Your objective.
Using the listing below, print exactly everything from the line with "- The drawing" down to the line with "- Process elements", both included, and nothing more.

Records supplied.
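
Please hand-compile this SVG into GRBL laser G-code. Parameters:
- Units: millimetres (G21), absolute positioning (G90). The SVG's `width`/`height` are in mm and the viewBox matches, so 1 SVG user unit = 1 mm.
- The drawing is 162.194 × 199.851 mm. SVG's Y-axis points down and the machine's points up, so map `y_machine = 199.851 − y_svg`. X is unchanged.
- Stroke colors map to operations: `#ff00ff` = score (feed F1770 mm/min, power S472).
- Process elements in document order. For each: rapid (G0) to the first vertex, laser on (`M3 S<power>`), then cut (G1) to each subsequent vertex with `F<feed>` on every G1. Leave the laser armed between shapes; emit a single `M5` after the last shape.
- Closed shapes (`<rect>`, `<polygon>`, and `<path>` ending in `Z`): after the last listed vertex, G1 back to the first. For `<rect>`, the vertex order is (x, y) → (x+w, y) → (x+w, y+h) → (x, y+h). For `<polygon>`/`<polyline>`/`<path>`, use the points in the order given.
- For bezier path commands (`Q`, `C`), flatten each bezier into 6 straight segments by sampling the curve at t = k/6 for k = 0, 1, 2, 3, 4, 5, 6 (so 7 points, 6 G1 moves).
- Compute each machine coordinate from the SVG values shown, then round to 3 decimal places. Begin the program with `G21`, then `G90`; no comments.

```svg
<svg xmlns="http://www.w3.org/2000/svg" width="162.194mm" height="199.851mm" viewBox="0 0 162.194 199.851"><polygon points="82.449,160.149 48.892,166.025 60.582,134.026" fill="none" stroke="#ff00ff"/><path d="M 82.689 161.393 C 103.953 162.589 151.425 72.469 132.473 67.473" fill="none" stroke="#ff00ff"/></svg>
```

G21
G90
G0 X82.449 Y39.702
M3 S472
G1 X48.892 Y33.826 F1770
G1 X60.582 Y65.825 F1770
G1 X82.449 Y39.702 F1770
G0 X82.689 Y38.458
M3 S472
G1 X95.076 Y44.653 F1770
G1 X109.258 Y61.166 F1770
G1 X122.662 Y83.096 F1770
G1 X132.714 Y105.542 F1770
G1 X136.843 Y123.603 F1770
G1 X132.473 Y132.378 F1770
M5

viewBox `0 0 162.194 199.851` with mm width/height → 1 unit = 1 mm. Flip: y_m = 199.851 − y_svg.

**Shape 1** — `<polygon>` regular polygon, stroke `#ff00ff` → score (S472, F1770). Machine vertices: (82.449,39.702) → (48.892,33.826) → (60.582,65.825) → (82.449,39.702). Closed: final G1 returns to the first vertex.

**Shape 2** — `<path>` cubic bezier, stroke `#ff00ff` → score (S472, F1770). Control points (SVG): P0=(82.689,161.393), P1=(103.953,162.589), P2=(151.425,72.469), P3=(132.473,67.473); sampled at t=k/6. Machine vertices: (82.689,38.458) → (95.076,44.653) → (109.258,61.166) → (122.662,83.096) → (132.714,105.542) → (136.843,123.603) → (132.473,132.378). Open path.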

Output of the exercise.
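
- The drawing is 162.194 × 199.851 mm. SVG's Y-axis points down and the machine's points up, so map `y_machine = 199.851 − y_svg`. X is unchanged.
- Stroke colors map to operations: `#ff00ff` = score (feed F1770 mm/min, power S472).
- Process elements in document order. For each: rapid (G0) to the first vertex, laser on (`M3 S<power>`), then cut (G1) to each subsequent vertex with `F<feed>` on every G1. Leave the laser armed between shapes; emit a single `M5` after the last shape.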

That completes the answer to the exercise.